- _Exercise data_
::::::::

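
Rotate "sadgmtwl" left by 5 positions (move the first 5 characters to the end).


Input: 'sadgmtwl', shift = 5
Operation: split at index 5 and swap parts
Front part s[0:5] = 'sadgm'
Back part s[5:] = 'twl'
Rotated = back + front = 'twl' + 'sadgm'
Result: twlsadgm


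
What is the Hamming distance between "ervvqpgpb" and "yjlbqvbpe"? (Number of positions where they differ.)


String 1: 'ervvqpgpb'
String 2: 'yjlbqvbpe'
Compare each position: pos 0: 'e'!='y', pos 1: 'r'!='j', pos 2: 'v'!='l', pos 3: 'v'!='b', pos 4: 'q'=='q', pos 5: 'p'!='v', pos 6: 'g'!='b', pos 7: 'p'=='p', pos 8: 'b'!='e'
Differing positions: 7
Hamming distance: 7


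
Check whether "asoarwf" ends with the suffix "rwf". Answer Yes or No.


Input string: 'asoarwf'
Suffix to check: 'rwf'
Last 3 characters of input: 'rwf'
Match: True
Result: Yes


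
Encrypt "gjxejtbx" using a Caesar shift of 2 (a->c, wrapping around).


Input: 'gjxejtbx', shift = 2
Operation: for each letter, (position + 2) mod 26
Mapping: 'g'(6+2=8)->'i', 'j'(9+2=11)->'l', 'x'(23+2=25)->'z', 'e'(4+2=6)->'g', 'j'(9+2=11)->'l', 't'(19+2=21)->'v', 'b'(1+2=3)->'d', 'x'(23+2=25)->'z'
Result: ilzglvdz


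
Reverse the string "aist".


Input string: 'aist'
Operation: reverse character order
Original order: 'a' -> 'i' -> 's' -> 't'
Reversed order: 't' -> 's' -> 'i' -> 'a'
Result: tsia


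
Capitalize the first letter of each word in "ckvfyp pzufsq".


Input string: 'ckvfyp pzufsq'
Operation: capitalize first letter of each word
Word transformations: 'ckvfyp'->'Ckvfyp', 'pzufsq'->'Pzufsq'
Result: Ckvfyp Pzufsq


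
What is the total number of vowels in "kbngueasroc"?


Input string: 'kbngueasroc'
Operation: count vowels (a, e, i, o, u)
Scan: s[0]='k', s[1]='b', s[2]='n', s[3]='g', s[4]='u' (vowel), s[5]='e' (vowel), s[6]='a' (vowel), s[7]='s', s[8]='r', s[9]='o' (vowel), s[10]='c'
Vowels found: 4
Result: 4


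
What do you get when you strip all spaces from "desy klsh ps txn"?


Input string: 'desy klsh ps txn'
Operation: remove all spaces
Words: 'desy', 'klsh', 'ps', 'txn'
Join without spaces: desyklshpstxn


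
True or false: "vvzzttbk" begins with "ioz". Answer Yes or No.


Input string: 'vvzzttbk'
Prefix to check: 'ioz'
First 3 characters of input: 'vvz'
Match: False
Result: No


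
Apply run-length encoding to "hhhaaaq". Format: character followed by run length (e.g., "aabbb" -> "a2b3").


Input: 'hhhaaaq'
Operation: identify consecutive runs
Runs: 'hhh' -> h3, 'aaa' -> a3, 'q' -> q1
Encoded: h3a3q1


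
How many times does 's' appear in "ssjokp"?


Input string: 'ssjokp'
Target character: 's'
Scan each position: s[0]='s', s[1]='s'
Matches found at indices: 0, 1
Total: 2


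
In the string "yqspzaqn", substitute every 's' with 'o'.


Input string: 'yqspzaqn'
Operation: replace 's' with 'o'
Positions of 's': 2
After replacement: yqopzaqn


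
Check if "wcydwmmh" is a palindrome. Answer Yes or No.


Input string: 'wcydwmmh'
Reversed: 'hmmwdycw'
Compare pairs: s[0]='w' vs s[7]='h' (mismatch), s[1]='c' vs s[6]='m' (mismatch), s[2]='y' vs s[5]='m' (mismatch), s[3]='d' vs s[4]='w' (mismatch)
Palindrome: No


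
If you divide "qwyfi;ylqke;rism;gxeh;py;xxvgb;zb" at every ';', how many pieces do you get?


Input string: 'qwyfi;ylqke;rism;gxeh;py;xxvgb;zb'
Delimiter: ';'
Split result: 'qwyfi', 'ylqke', 'rism', 'gxeh', 'py', 'xxvgb', 'zb'
Number of parts: 7


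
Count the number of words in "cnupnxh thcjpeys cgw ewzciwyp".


Input string: 'cnupnxh thcjpeys cgw ewzciwyp'
Operation: split by spaces
Words found: 'cnupnxh', 'thcjpeys', 'cgw', 'ewzciwyp'
Word count: 4


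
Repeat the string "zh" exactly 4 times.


Input string: 'zh'
Operation: repeat 4 times
Concatenation: 'zh' + 'zh' + 'zh' + 'zh'
Result: zhzhzhzh


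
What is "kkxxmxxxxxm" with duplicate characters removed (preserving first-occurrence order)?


Input: 'kkxxmxxxxxm'
Operation: keep first occurrence of each character
Scan: s[0]='k' new -> keep; s[1]='k' seen -> skip; s[2]='x' new -> keep; s[3]='x' seen -> skip; s[4]='m' new -> keep; s[5]='x' seen -> skip; s[6]='x' seen -> skip; s[7]='x' seen -> skip; s[8]='x' seen -> skip; s[9]='x' seen -> skip; s[10]='m' seen -> skip
Result: kxm


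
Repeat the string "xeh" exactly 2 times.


Input string: 'xeh'
Operation: repeat 2 times
Concatenation: 'xeh' + 'xeh'
Result: xehxeh


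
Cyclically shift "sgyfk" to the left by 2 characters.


Input: 'sgyfk', shift = 2
Operation: split at index 2 and swap parts
Front part s[0:2] = 'sg'
Back part s[2:] = 'yfk'
Rotated = back + front = 'yfk' + 'sg'
Result: yfksg


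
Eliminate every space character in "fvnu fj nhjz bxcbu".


Input string: 'fvnu fj nhjz bxcbu'
Operation: remove all spaces
Words: 'fvnu', 'fj', 'nhjz', 'bxcbu'
Join without spaces: fvnufjnhjzbxcbu


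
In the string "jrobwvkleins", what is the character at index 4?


Input string: 'jrobwvkleins'
Operation: get character at index 4
Index mapping: s[0]='j', s[1]='r', s[2]='o', s[3]='b', s[4]='w'
Result: 'w'


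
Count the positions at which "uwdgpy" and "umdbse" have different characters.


String 1: 'uwdgpy'
String 2: 'umdbse'
Compare each position: pos 0: 'u'=='u', pos 1: 'w'!='m', pos 2: 'd'=='d', pos 3: 'g'!='b', pos 4: 'p'!='s', pos 5: 'y'!='e'
Differing positions: 4
Hamming distance: 4


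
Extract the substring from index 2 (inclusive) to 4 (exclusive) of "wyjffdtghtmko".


Input string: 'wyjffdtghtmko'
Operation: slice [2:4]
Extract characters: s[2]='j', s[3]='f'
Result: jf


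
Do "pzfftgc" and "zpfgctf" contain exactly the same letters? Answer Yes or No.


String 1: 'pzfftgc' -> sorted: 'cffgptz'
String 2: 'zpfgctf' -> sorted: 'cffgptz'
Compare sorted forms: 'cffgptz' == 'cffgptz'
Anagram: Yes


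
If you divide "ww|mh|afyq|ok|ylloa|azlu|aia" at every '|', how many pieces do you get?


Input string: 'ww|mh|afyq|ok|ylloa|azlu|aia'
Delimiter: '|'
Split result: 'ww', 'mh', 'afyq', 'ok', 'ylloa', 'azlu', 'aia'
Number of parts: 7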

::::::::

- _Problem_
Every record must be set down again exactly.

- _Result of this task_
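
Rotate "sadgmtwl" left by 5 positions (move the first 5 characters to the end).


Input: 'sadgmtwl', shift = 5
Operation: split at index 5 and swap parts
Front part s[0:5] = 'sadgm'
Back part s[5:] = 'twl'
Rotated = back + front = 'twl' + 'sadgm'
Result: twlsadgm


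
What is the Hamming distance between "ervvqpgpb" and "yjlbqvbpe"? (Number of positions where they differ.)


String 1: 'ervvqpgpb'
String 2: 'yjlbqvbpe'
Compare each position: pos 0: 'e'!='y', pos 1: 'r'!='j', pos 2: 'v'!='l', pos 3: 'v'!='b', pos 4: 'q'=='q', pos 5: 'p'!='v', pos 6: 'g'!='b', pos 7: 'p'=='p', pos 8: 'b'!='e'
Differing positions: 7
Hamming distance: 7


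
Check whether "asoarwf" ends with the suffix "rwf". Answer Yes or No.


Input string: 'asoarwf'
Suffix to check: 'rwf'
Last 3 characters of input: 'rwf'
Match: True
Result: Yes


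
Encrypt "gjxejtbx" using a Caesar shift of 2 (a->c, wrapping around).


Input: 'gjxejtbx', shift = 2
Operation: for each letter, (position + 2) mod 26
Mapping: 'g'(6+2=8)->'i', 'j'(9+2=11)->'l', 'x'(23+2=25)->'z', 'e'(4+2=6)->'g', 'j'(9+2=11)->'l', 't'(19+2=21)->'v', 'b'(1+2=3)->'d', 'x'(23+2=25)->'z'
Result: ilzglvdz


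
Reverse the string "aist".


Input string: 'aist'
Operation: reverse character order
Original order: 'a' -> 'i' -> 's' -> 't'
Reversed order: 't' -> 's' -> 'i' -> 'a'
Result: tsia


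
Capitalize the first letter of each word in "ckvfyp pzufsq".


Input string: 'ckvfyp pzufsq'
Operation: capitalize first letter of each word
Word transformations: 'ckvfyp'->'Ckvfyp', 'pzufsq'->'Pzufsq'
Result: Ckvfyp Pzufsq


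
What is the total number of vowels in "kbngueasroc"?


Input string: 'kbngueasroc'
Operation: count vowels (a, e, i, o, u)
Scan: s[0]='k', s[1]='b', s[2]='n', s[3]='g', s[4]='u' (vowel), s[5]='e' (vowel), s[6]='a' (vowel), s[7]='s', s[8]='r', s[9]='o' (vowel), s[10]='c'
Vowels found: 4
Result: 4


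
What do you get when you strip all spaces from "desy klsh ps txn"?


Input string: 'desy klsh ps txn'
Operation: remove all spaces
Words: 'desy', 'klsh', 'ps', 'txn'
Join without spaces: desyklshpstxn


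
True or false: "vvzzttbk" begins with "ioz". Answer Yes or No.


Input string: 'vvzzttbk'
Prefix to check: 'ioz'
First 3 characters of input: 'vvz'
Match: False
Result: No


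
Apply run-length encoding to "hhhaaaq". Format: character followed by run length (e.g., "aabbb" -> "a2b3").


Input: 'hhhaaaq'
Operation: identify consecutive runs
Runs: 'hhh' -> h3, 'aaa' -> a3, 'q' -> q1
Encoded: h3a3q1


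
How many times does 's' appear in "ssjokp"?


Input string: 'ssjokp'
Target character: 's'
Scan each position: s[0]='s', s[1]='s'
Matches found at indices: 0, 1
Total: 2


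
In the string "yqspzaqn", substitute every 's' with 'o'.


Input string: 'yqspzaqn'
Operation: replace 's' with 'o'
Positions of 's': 2
After replacement: yqopzaqn


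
Check if "wcydwmmh" is a palindrome. Answer Yes or No.


Input string: 'wcydwmmh'
Reversed: 'hmmwdycw'
Compare pairs: s[0]='w' vs s[7]='h' (mismatch), s[1]='c' vs s[6]='m' (mismatch), s[2]='y' vs s[5]='m' (mismatch), s[3]='d' vs s[4]='w' (mismatch)
Palindrome: No


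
If you divide "qwyfi;ylqke;rism;gxeh;py;xxvgb;zb" at every ';', how many pieces do you get?


Input string: 'qwyfi;ylqke;rism;gxeh;py;xxvgb;zb'
Delimiter: ';'
Split result: 'qwyfi', 'ylqke', 'rism', 'gxeh', 'py', 'xxvgb', 'zb'
Number of parts: 7


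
Count the number of words in "cnupnxh thcjpeys cgw ewzciwyp".


Input string: 'cnupnxh thcjpeys cgw ewzciwyp'
Operation: split by spaces
Words found: 'cnupnxh', 'thcjpeys', 'cgw', 'ewzciwyp'
Word count: 4


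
Repeat the string "zh" exactly 4 times.


Input string: 'zh'
Operation: repeat 4 times
Concatenation: 'zh' + 'zh' + 'zh' + 'zh'
Result: zhzhzhzh


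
What is "kkxxmxxxxxm" with duplicate characters removed (preserving first-occurrence order)?


Input: 'kkxxmxxxxxm'
Operation: keep first occurrence of each character
Scan: s[0]='k' new -> keep; s[1]='k' seen -> skip; s[2]='x' new -> keep; s[3]='x' seen -> skip; s[4]='m' new -> keep; s[5]='x' seen -> skip; s[6]='x' seen -> skip; s[7]='x' seen -> skip; s[8]='x' seen -> skip; s[9]='x' seen -> skip; s[10]='m' seen -> skip
Result: kxm


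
Repeat the string "xeh" exactly 2 times.


Input string: 'xeh'
Operation: repeat 2 times
Concatenation: 'xeh' + 'xeh'
Result: xehxeh


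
Cyclically shift "sgyfk" to the left by 2 characters.


Input: 'sgyfk', shift = 2
Operation: split at index 2 and swap parts
Front part s[0:2] = 'sg'
Back part s[2:] = 'yfk'
Rotated = back + front = 'yfk' + 'sg'
Result: yfksg


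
Eliminate every space character in "fvnu fj nhjz bxcbu".


Input string: 'fvnu fj nhjz bxcbu'
Operation: remove all spaces
Words: 'fvnu', 'fj', 'nhjz', 'bxcbu'
Join without spaces: fvnufjnhjzbxcbu


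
In the string "jrobwvkleins", what is the character at index 4?


Input string: 'jrobwvkleins'
Operation: get character at index 4
Index mapping: s[0]='j', s[1]='r', s[2]='o', s[3]='b', s[4]='w'
Result: 'w'


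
Count the positions at which "uwdgpy" and "umdbse" have different characters.


String 1: 'uwdgpy'
String 2: 'umdbse'
Compare each position: pos 0: 'u'=='u', pos 1: 'w'!='m', pos 2: 'd'=='d', pos 3: 'g'!='b', pos 4: 'p'!='s', pos 5: 'y'!='e'
Differing positions: 4
Hamming distance: 4


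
Extract the substring from index 2 (inclusive) to 4 (exclusive) of "wyjffdtghtmko".


Input string: 'wyjffdtghtmko'
Operation: slice [2:4]
Extract characters: s[2]='j', s[3]='f'
Result: jf


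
Do "pzfftgc" and "zpfgctf" contain exactly the same letters? Answer Yes or No.


String 1: 'pzfftgc' -> sorted: 'cffgptz'
String 2: 'zpfgctf' -> sorted: 'cffgptz'
Compare sorted forms: 'cffgptz' == 'cffgptz'
Anagram: Yes


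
If you divide "ww|mh|afyq|ok|ylloa|azlu|aia" at every '|', how many pieces do you get?


Input string: 'ww|mh|afyq|ok|ylloa|azlu|aia'
Delimiter: '|'
Split result: 'ww', 'mh', 'afyq', 'ok', 'ylloa', 'azlu', 'aia'
Number of parts: 7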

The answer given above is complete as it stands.